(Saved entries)
*** Begin section ***

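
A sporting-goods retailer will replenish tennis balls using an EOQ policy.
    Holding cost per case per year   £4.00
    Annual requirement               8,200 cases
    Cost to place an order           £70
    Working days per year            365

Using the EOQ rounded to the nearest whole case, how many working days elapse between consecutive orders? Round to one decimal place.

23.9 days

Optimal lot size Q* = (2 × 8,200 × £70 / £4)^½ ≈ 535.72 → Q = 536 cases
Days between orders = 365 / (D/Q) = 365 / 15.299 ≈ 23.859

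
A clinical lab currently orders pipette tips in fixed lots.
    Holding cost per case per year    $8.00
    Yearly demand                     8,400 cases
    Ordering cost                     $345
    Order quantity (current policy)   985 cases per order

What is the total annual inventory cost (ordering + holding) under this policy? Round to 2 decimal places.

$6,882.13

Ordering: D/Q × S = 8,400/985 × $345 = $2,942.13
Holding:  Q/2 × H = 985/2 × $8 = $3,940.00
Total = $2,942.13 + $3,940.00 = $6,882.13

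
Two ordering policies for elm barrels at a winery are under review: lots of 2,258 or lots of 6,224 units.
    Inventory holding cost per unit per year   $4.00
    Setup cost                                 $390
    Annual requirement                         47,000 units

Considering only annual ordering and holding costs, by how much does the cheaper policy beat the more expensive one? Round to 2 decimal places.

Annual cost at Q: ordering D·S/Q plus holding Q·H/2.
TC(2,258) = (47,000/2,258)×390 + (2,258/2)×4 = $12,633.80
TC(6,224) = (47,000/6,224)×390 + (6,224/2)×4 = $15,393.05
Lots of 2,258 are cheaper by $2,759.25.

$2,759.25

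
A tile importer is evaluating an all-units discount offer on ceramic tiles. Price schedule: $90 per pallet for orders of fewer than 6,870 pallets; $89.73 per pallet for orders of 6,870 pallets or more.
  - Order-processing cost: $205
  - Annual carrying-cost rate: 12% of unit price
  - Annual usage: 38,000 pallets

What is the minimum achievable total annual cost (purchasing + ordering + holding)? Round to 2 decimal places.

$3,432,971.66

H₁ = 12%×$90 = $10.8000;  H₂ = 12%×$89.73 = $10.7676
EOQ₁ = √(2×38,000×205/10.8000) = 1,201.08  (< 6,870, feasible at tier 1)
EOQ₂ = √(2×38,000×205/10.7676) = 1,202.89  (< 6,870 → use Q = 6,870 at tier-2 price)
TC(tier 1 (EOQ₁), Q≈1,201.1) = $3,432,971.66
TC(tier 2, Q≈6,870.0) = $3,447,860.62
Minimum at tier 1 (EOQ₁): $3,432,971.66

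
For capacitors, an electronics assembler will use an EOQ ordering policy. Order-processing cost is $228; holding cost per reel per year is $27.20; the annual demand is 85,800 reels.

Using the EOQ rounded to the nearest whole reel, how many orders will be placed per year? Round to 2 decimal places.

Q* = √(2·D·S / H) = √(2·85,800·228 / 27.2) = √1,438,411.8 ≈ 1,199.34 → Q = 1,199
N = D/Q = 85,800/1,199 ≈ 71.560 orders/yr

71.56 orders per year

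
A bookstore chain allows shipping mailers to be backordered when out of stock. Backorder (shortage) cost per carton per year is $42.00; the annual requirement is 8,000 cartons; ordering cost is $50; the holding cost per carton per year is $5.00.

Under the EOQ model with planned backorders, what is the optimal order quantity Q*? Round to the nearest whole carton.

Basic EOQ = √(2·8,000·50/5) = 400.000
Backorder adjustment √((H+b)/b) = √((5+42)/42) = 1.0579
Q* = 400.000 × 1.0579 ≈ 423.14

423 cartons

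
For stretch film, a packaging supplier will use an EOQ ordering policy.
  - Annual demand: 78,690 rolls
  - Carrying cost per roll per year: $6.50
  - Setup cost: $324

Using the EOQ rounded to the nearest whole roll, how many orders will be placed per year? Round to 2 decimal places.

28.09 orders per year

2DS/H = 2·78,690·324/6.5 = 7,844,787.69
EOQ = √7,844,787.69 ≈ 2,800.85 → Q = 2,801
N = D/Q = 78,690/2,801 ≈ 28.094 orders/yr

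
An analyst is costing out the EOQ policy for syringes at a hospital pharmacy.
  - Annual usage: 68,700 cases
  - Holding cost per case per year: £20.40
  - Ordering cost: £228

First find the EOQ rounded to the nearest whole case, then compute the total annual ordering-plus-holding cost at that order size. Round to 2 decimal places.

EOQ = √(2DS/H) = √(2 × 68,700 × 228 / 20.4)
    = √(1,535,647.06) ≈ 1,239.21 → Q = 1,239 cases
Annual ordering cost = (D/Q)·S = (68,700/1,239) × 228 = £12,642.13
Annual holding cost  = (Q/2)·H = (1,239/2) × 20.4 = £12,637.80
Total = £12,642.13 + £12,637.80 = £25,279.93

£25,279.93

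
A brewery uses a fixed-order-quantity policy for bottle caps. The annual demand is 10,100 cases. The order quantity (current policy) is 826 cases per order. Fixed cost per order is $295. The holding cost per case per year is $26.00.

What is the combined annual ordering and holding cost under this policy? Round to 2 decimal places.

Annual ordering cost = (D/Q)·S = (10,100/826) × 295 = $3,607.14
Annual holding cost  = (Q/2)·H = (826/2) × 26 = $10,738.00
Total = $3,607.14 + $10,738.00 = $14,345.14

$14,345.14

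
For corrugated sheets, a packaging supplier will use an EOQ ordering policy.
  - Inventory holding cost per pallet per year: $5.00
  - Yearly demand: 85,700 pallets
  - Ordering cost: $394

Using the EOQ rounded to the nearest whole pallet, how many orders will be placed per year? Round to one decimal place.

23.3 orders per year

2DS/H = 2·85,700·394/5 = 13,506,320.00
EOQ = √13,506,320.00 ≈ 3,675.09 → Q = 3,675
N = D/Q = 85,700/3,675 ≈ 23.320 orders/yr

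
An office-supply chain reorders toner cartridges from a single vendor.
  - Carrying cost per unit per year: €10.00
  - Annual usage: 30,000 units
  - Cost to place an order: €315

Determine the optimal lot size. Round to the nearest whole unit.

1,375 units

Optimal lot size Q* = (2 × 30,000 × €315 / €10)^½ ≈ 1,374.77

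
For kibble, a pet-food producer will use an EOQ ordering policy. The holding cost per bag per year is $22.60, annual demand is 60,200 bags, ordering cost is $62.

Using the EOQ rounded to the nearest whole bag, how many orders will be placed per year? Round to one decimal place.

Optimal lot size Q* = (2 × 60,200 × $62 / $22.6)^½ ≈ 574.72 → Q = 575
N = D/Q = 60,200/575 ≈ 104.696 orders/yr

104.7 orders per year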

*** End section ***
*** Begin section ***

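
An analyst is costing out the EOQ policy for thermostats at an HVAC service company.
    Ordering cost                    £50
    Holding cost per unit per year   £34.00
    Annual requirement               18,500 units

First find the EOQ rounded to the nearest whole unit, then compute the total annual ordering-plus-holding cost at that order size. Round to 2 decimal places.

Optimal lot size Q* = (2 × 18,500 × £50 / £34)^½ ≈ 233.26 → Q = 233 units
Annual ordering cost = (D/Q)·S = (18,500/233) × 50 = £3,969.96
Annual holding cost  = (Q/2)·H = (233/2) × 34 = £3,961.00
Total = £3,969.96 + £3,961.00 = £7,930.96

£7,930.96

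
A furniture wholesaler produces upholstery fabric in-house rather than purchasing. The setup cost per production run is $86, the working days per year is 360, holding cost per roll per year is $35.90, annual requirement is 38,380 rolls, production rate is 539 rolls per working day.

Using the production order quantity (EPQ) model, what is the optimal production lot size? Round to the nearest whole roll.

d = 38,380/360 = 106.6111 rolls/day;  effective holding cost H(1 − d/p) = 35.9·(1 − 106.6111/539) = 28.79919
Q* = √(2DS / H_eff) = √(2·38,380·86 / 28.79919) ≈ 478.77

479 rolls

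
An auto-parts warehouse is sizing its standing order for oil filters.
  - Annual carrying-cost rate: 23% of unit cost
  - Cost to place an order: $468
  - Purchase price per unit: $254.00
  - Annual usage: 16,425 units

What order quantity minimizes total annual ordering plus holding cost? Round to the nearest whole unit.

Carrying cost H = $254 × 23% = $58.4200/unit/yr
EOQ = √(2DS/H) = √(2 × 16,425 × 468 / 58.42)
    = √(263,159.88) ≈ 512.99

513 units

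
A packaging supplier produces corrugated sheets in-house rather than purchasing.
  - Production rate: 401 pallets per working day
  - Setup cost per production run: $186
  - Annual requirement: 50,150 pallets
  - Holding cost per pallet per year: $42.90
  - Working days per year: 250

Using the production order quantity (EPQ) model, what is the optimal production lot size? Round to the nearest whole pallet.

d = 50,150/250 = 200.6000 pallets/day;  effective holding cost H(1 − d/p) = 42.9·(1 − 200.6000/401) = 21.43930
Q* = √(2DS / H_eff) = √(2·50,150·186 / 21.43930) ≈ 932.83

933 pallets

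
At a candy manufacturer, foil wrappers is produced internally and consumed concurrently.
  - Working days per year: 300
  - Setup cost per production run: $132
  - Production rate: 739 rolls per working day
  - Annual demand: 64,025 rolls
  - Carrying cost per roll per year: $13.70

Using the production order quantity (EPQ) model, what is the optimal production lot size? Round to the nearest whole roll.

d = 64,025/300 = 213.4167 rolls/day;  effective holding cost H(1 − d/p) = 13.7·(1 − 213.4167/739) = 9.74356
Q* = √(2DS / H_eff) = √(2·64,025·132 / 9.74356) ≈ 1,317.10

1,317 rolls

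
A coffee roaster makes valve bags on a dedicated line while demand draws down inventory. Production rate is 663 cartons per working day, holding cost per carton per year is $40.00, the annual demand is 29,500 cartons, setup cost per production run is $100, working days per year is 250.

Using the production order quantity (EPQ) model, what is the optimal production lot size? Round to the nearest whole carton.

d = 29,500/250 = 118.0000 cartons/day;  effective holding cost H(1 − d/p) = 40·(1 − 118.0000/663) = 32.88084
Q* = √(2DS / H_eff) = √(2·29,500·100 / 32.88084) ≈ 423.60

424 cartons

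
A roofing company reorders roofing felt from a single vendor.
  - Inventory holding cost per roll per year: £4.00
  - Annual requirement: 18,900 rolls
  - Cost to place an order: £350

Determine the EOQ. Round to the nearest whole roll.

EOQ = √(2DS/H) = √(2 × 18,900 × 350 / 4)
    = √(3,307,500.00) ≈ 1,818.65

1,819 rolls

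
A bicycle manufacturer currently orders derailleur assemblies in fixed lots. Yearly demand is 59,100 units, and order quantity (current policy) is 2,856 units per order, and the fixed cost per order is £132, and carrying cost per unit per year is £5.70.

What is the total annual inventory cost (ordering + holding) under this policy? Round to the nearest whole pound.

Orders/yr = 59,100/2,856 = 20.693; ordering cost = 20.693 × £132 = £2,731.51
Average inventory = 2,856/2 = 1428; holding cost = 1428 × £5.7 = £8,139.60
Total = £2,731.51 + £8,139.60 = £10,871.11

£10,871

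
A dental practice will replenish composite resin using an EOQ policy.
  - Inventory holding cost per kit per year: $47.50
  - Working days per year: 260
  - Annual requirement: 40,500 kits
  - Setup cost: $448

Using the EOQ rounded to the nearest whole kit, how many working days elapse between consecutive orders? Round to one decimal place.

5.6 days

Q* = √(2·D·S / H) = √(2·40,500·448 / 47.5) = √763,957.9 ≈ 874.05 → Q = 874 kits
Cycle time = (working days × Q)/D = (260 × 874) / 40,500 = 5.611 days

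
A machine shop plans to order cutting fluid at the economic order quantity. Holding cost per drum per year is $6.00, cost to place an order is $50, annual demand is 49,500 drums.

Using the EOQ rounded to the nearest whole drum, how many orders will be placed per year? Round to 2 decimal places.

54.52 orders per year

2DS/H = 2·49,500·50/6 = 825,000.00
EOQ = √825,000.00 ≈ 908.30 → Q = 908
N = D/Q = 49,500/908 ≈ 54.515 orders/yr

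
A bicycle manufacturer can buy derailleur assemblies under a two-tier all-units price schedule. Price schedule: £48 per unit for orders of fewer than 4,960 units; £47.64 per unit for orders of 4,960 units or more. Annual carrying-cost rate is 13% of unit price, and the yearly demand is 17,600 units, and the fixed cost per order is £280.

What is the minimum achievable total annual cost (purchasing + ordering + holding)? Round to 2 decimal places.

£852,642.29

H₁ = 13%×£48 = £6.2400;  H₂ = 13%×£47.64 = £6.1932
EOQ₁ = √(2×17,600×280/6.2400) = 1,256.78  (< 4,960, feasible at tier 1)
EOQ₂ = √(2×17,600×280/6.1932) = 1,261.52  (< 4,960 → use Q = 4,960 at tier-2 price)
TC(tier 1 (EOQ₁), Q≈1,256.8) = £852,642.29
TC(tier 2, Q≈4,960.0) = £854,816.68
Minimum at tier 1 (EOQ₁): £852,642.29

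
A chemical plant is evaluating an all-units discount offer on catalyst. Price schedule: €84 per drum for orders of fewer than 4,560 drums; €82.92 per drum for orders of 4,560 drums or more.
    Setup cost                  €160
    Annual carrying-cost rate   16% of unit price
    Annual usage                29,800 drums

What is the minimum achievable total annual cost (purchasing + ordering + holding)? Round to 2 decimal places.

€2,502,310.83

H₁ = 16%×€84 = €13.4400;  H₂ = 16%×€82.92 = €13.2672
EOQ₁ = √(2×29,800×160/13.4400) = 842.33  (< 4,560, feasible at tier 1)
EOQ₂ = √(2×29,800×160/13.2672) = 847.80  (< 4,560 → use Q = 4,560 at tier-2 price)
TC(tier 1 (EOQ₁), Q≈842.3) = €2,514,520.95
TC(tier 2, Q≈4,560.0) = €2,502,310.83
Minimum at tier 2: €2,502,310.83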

*** End section ***
*** Begin section ***

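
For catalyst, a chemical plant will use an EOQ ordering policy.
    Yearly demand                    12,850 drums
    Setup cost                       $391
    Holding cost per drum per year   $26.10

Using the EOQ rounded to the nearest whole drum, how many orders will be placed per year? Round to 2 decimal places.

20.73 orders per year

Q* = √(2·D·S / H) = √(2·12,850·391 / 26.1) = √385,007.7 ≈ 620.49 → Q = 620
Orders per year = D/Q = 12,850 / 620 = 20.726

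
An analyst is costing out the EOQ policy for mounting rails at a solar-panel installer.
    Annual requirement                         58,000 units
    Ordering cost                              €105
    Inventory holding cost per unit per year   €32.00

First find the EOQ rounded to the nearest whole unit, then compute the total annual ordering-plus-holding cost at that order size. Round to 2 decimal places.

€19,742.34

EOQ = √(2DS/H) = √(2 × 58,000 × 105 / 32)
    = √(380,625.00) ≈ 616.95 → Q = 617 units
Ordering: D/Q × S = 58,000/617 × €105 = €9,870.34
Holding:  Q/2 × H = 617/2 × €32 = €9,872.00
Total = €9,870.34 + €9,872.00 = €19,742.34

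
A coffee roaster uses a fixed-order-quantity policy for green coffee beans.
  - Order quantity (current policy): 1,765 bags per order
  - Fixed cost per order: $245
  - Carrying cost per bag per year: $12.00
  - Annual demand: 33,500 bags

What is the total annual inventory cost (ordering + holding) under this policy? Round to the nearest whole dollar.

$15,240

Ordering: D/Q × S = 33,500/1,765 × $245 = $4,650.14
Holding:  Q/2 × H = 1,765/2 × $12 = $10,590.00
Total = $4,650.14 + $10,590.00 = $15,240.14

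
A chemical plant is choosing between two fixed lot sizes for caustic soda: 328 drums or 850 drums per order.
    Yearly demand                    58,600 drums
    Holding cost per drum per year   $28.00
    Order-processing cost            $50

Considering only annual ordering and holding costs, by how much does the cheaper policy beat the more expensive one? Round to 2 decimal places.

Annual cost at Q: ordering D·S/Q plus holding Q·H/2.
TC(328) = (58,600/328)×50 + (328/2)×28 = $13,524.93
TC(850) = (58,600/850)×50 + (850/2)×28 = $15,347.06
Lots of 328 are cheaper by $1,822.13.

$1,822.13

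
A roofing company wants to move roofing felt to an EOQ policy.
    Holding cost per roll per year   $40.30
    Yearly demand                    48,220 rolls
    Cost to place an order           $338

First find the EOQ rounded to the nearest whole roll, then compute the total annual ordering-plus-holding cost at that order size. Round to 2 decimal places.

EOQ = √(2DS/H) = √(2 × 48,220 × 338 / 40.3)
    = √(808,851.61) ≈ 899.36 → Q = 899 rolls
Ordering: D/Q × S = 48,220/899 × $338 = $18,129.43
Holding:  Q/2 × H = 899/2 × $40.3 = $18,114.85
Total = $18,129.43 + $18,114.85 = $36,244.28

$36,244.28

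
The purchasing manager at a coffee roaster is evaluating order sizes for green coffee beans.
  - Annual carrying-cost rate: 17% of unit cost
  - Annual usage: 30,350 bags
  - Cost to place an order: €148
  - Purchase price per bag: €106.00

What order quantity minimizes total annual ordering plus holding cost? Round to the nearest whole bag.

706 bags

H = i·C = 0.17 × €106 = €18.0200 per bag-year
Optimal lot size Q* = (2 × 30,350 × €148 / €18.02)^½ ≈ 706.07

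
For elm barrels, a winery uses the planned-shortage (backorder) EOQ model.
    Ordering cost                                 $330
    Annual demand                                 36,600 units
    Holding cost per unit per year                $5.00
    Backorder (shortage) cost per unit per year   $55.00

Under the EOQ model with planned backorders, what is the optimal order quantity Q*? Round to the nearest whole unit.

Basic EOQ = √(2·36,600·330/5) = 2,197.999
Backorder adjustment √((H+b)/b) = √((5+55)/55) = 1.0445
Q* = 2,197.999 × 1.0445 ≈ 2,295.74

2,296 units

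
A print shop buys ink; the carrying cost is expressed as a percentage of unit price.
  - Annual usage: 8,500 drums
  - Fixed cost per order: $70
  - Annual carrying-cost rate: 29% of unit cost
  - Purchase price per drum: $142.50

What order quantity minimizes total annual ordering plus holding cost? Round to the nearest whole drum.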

*** End section ***

» INSTRUCTIONS FOR THE TASK:
Read the entries and show each line that mentions "packaging".

» RESPONSE TO THE EXERCISE:
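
For stretch film, a packaging supplier will use an EOQ ordering policy.
For corrugated sheets, a packaging supplier will use an EOQ ordering policy.
A packaging supplier produces corrugated sheets in-house rather than purchasing.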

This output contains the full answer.